Identify all lines of the data containing the string "single" and copy them.

(Saved entries)
::::
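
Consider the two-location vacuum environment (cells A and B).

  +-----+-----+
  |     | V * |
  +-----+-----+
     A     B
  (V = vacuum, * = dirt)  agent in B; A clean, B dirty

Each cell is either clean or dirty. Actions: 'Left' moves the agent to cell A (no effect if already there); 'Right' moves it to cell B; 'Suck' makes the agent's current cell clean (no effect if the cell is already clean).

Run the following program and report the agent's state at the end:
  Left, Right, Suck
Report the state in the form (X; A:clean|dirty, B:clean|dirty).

[1] after Left: (A; A:clean, B:dirty)
[2] after Right: (B; A:clean, B:dirty)
[3] after Suck: (B; A:clean, B:clean)

(B; A:clean, B:clean)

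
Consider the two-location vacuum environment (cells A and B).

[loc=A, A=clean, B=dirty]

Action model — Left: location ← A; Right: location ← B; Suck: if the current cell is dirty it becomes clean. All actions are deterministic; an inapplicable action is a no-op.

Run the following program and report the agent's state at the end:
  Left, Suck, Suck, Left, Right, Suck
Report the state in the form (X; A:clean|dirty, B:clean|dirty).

t=1 Left ⇒ (A; A:clean, B:dirty)
t=2 Suck ⇒ (A; A:clean, B:dirty)
t=3 Suck ⇒ (A; A:clean, B:dirty)
t=4 Left ⇒ (A; A:clean, B:dirty)
t=5 Right ⇒ (B; A:clean, B:dirty)
t=6 Suck ⇒ (B; A:clean, B:clean)

(B; A:clean, B:clean)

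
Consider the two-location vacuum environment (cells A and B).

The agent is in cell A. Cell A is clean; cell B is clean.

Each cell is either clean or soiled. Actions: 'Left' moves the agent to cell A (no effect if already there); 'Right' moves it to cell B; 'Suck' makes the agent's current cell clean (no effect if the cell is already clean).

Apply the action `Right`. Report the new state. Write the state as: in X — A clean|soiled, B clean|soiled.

in B — A clean, B clean

start: in A — A clean, B clean
t=1 Right ⇒ in B — A clean, B clean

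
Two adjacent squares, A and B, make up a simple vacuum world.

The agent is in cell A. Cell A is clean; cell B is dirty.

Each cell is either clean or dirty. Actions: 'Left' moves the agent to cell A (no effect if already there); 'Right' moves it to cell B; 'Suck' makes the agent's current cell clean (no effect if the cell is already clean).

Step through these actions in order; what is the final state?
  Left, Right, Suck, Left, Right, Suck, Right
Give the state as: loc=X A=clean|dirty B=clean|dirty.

loc=B A=clean B=clean

step 1/7 (Left): loc=A A=clean B=dirty
step 2/7 (Right): loc=B A=clean B=dirty
step 3/7 (Suck): loc=B A=clean B=clean
step 4/7 (Left): loc=A A=clean B=clean
step 5/7 (Right): loc=B A=clean B=clean
step 6/7 (Suck): loc=B A=clean B=clean
step 7/7 (Right): loc=B A=clean B=clean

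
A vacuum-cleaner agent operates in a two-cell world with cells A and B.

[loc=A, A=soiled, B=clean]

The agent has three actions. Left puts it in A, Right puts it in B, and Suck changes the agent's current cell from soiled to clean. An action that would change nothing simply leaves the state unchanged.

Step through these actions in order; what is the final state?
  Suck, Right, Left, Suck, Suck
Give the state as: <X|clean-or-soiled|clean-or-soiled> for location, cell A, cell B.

<A|clean|clean>

step 1/5 (Suck): <A|clean|clean>
step 2/5 (Right): <B|clean|clean>
step 3/5 (Left): <A|clean|clean>
step 4/5 (Suck): <A|clean|clean>
step 5/5 (Suck): <A|clean|clean>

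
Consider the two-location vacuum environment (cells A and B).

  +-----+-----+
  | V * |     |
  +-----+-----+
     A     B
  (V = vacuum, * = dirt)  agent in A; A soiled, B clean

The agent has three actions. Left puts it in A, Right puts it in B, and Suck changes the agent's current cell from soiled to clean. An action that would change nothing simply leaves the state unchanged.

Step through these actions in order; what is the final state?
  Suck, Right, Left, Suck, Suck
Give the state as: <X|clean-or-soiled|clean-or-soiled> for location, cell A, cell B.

<A|clean|clean>

[1] after Suck: <A|clean|clean>
[2] after Right: <B|clean|clean>
[3] after Left: <A|clean|clean>
[4] after Suck: <A|clean|clean>
[5] after Suck: <A|clean|clean>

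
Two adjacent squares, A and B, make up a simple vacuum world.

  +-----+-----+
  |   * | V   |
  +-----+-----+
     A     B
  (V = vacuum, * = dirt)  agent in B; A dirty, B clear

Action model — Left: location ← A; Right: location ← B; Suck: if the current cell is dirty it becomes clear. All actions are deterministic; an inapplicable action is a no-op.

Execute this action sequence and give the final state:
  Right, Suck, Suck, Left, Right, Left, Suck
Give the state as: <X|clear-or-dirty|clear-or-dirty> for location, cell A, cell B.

1. Right → <B|dirty|clear>
2. Suck → <B|dirty|clear>
3. Suck → <B|dirty|clear>
4. Left → <A|dirty|clear>
5. Right → <B|dirty|clear>
6. Left → <A|dirty|clear>
7. Suck → <A|clear|clear>

<A|clear|clear>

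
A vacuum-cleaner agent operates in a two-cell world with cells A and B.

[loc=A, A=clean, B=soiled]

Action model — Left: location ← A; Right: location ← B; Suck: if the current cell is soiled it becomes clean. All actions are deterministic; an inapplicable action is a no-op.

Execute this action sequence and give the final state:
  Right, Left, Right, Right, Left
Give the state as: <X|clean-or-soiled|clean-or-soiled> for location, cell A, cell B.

<A|clean|soiled>

1. Right → <B|clean|soiled>
2. Left → <A|clean|soiled>
3. Right → <B|clean|soiled>
4. Right → <B|clean|soiled>
5. Left → <A|clean|soiled>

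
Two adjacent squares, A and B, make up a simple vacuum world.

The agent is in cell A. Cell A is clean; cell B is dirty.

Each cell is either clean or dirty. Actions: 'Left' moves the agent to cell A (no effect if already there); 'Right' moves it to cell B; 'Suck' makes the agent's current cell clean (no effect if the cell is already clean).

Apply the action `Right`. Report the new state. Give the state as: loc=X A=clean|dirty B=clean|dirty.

loc=B A=clean B=dirty

start: loc=A A=clean B=dirty
1) do Right; now loc=B A=clean B=dirty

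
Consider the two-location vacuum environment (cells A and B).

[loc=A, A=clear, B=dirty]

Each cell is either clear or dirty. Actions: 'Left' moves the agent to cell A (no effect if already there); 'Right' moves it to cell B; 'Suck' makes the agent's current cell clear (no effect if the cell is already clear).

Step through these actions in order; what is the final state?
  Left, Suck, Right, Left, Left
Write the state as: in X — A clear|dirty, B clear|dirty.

in A — A clear, B dirty

step 1/5 (Left): in A — A clear, B dirty
step 2/5 (Suck): in A — A clear, B dirty
step 3/5 (Right): in B — A clear, B dirty
step 4/5 (Left): in A — A clear, B dirty
step 5/5 (Left): in A — A clear, B dirty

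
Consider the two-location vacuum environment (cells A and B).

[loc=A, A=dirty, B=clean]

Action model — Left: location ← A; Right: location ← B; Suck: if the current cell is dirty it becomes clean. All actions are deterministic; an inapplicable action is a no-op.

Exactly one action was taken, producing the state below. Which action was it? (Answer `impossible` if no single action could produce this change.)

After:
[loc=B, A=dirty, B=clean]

Right

try  Left: <A|dirty|clean>
try Right: <B|dirty|clean>  ← match
try  Suck: <A|clean|clean>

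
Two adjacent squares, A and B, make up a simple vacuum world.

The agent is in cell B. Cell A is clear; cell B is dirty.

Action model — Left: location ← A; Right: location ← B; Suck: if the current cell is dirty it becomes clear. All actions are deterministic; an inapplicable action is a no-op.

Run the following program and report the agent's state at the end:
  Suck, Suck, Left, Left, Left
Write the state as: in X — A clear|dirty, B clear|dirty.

t=1 Suck ⇒ in B — A clear, B clear
t=2 Suck ⇒ in B — A clear, B clear
t=3 Left ⇒ in A — A clear, B clear
t=4 Left ⇒ in A — A clear, B clear
t=5 Left ⇒ in A — A clear, B clear

in A — A clear, B clear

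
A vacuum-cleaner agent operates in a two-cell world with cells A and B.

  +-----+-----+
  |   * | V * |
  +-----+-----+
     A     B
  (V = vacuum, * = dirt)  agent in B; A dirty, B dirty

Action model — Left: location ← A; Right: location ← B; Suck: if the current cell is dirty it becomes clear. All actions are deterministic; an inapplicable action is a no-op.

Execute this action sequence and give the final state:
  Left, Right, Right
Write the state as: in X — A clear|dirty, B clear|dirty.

in B — A dirty, B dirty

t=1 Left ⇒ in A — A dirty, B dirty
t=2 Right ⇒ in B — A dirty, B dirty
t=3 Right ⇒ in B — A dirty, B dirty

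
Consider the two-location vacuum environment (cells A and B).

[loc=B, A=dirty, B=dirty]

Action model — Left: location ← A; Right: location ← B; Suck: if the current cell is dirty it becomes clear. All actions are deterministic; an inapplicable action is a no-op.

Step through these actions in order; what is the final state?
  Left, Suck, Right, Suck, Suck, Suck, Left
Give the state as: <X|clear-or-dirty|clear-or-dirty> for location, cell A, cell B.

<A|clear|clear>

Left (#1): <A|dirty|dirty>
Suck (#2): <A|clear|dirty>
Right (#3): <B|clear|dirty>
Suck (#4): <B|clear|clear>
Suck (#5): <B|clear|clear>
Suck (#6): <B|clear|clear>
Left (#7): <A|clear|clear>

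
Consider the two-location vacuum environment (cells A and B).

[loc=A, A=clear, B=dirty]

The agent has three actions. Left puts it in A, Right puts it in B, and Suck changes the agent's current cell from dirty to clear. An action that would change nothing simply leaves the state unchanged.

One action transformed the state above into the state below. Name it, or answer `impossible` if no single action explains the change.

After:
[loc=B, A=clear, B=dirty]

Right

try  Left: (A; A:clear, B:dirty)
try Right: (B; A:clear, B:dirty)  ← match
try  Suck: (A; A:clear, B:dirty)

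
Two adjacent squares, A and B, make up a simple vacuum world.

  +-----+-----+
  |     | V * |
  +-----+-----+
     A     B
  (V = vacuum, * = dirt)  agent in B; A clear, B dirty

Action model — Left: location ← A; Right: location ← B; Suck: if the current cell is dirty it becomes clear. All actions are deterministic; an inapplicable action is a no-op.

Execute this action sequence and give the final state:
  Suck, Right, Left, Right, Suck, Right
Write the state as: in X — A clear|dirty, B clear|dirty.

t=1 Suck ⇒ in B — A clear, B clear
t=2 Right ⇒ in B — A clear, B clear
t=3 Left ⇒ in A — A clear, B clear
t=4 Right ⇒ in B — A clear, B clear
t=5 Suck ⇒ in B — A clear, B clear
t=6 Right ⇒ in B — A clear, B clear

in B — A clear, B clear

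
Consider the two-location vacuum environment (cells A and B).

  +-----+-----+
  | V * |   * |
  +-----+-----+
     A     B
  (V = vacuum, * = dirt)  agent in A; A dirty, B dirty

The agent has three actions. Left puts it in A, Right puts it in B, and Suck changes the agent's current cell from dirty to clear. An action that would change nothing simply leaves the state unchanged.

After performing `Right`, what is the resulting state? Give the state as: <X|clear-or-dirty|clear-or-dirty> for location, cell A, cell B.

<B|dirty|dirty>

start: <A|dirty|dirty>
Right (#1): <B|dirty|dirty>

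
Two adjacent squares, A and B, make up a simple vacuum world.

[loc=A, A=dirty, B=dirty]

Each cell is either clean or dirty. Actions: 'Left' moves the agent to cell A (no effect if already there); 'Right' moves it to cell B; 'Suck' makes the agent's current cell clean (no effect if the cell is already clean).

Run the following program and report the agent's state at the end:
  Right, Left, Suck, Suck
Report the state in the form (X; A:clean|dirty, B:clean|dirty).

step 1/4 (Right): (B; A:dirty, B:dirty)
step 2/4 (Left): (A; A:dirty, B:dirty)
step 3/4 (Suck): (A; A:clean, B:dirty)
step 4/4 (Suck): (A; A:clean, B:dirty)

(A; A:clean, B:dirty)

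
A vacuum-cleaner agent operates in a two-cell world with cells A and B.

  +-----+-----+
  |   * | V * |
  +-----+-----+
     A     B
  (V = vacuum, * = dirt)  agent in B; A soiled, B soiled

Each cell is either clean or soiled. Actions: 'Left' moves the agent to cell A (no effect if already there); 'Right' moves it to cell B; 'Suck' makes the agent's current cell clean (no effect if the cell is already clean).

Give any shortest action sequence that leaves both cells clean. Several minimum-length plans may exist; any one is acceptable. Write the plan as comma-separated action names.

Suck, Left, Suck

step 1/3 (Suck): in B — A soiled, B clean
step 2/3 (Left): in A — A soiled, B clean
step 3/3 (Suck): in A — A clean, B clean
min 3: Suck B + move + Suck A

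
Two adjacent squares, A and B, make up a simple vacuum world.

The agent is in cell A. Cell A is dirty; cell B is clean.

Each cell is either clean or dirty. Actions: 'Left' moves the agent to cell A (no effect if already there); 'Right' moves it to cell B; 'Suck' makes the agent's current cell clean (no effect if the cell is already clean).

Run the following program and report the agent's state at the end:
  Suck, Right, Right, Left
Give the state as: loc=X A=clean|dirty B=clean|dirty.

1. Suck → loc=A A=clean B=clean
2. Right → loc=B A=clean B=clean
3. Right → loc=B A=clean B=clean
4. Left → loc=A A=clean B=clean

loc=A A=clean B=clean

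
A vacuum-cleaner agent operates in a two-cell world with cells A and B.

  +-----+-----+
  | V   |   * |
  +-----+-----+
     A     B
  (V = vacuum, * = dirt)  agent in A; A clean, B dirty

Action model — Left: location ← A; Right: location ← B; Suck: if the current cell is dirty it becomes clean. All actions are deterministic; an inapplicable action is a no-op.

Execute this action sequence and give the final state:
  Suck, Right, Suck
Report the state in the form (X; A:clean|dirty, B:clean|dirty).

1. Suck → (A; A:clean, B:dirty)
2. Right → (B; A:clean, B:dirty)
3. Suck → (B; A:clean, B:clean)

(B; A:clean, B:clean)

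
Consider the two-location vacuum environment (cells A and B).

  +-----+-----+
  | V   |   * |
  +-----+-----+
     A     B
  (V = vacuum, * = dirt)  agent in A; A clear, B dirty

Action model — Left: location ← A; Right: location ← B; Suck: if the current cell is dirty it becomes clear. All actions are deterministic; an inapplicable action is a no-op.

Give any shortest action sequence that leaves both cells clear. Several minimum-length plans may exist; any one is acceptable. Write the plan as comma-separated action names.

t=1 Right ⇒ in B — A clear, B dirty
t=2 Suck ⇒ in B — A clear, B clear
min 2: go B then Suck

Right, Suck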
::::
*Your solution:*
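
Exactly one action was taken, producing the state below. Which action was it? (Answer `impossible` if no single action could produce this change.)
One action transformed the state above into the state below. Name it, or answer `impossible` if no single action explains the change.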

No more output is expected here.